_Data for the task_

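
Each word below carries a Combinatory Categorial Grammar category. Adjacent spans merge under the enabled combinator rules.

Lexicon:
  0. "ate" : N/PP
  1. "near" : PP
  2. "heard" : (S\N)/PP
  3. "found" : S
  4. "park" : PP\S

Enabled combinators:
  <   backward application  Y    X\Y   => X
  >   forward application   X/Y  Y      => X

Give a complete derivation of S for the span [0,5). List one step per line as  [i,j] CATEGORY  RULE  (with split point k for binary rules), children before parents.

[0,1] N/PP  lex  "ate"
[1,2] PP  lex  "near"
[0,2] N  >  k=1
[2,3] (S\N)/PP  lex  "heard"
[3,4] S  lex  "found"
[4,5] PP\S  lex  "park"
[3,5] PP  <  k=4
[2,5] S\N  >  k=3
[0,5] S  <  k=2

[0,5] S   <
  [0,2] N   >
    [0,1] "ate" : N/PP
    [1,2] "near" : PP
  [2,5] S\N   >
    [2,3] "heard" : (S\N)/PP
    [3,5] PP   <
      [3,4] "found" : S
      [4,5] "park" : PP\S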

_Work to complete_
Everything from the line containing "Give a complete" through the final line of the entries is to be written out exactly. No other lines belong in the answer.

_Output for this exercise_
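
Give a complete derivation of S for the span [0,5). List one step per line as  [i,j] CATEGORY  RULE  (with split point k for binary rules), children before parents.

[0,1] N/PP  lex  "ate"
[1,2] PP  lex  "near"
[0,2] N  >  k=1
[2,3] (S\N)/PP  lex  "heard"
[3,4] S  lex  "found"
[4,5] PP\S  lex  "park"
[3,5] PP  <  k=4
[2,5] S\N  >  k=3
[0,5] S  <  k=2

[0,5] S   <
  [0,2] N   >
    [0,1] "ate" : N/PP
    [1,2] "near" : PP
  [2,5] S\N   >
    [2,3] "heard" : (S\N)/PP
    [3,5] PP   <
      [3,4] "found" : S
      [4,5] "park" : PP\S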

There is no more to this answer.